§ How to complete this task
Nothing in the records should differ when you write them out again.

§ Input
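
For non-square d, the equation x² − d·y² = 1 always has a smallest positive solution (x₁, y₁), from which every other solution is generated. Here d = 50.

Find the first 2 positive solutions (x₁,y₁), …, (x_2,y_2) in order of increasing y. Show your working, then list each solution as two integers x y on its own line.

[7; 14] for √50; ℓ=1 ⇒ convergent index 1
k=0  a_k=7  p_k/q_k = 7/1
k=1  a_k=14  p_k/q_k = 99/14
fundamental: x₁=99, y₁=14  (since 9801 − 50·196 = 1)
n=2: (99,14)∘(99,14) = (99·99+50·14·14, 99·14+14·99) = (19601,2772)

99 14
19601 2772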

§ Solution
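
For non-square d, the equation x² − d·y² = 1 always has a smallest positive solution (x₁, y₁), from which every other solution is generated. Here d = 50.

Find the first 2 positive solutions (x₁,y₁), …, (x_2,y_2) in order of increasing y. Show your working, then list each solution as two integers x y on its own line.

[7; 14] for √50; ℓ=1 ⇒ convergent index 1
k=0  a_k=7  p_k/q_k = 7/1
k=1  a_k=14  p_k/q_k = 99/14
fundamental: x₁=99, y₁=14  (since 9801 − 50·196 = 1)
n=2: (99,14)∘(99,14) = (99·99+50·14·14, 99·14+14·99) = (19601,2772)

99 14
19601 2772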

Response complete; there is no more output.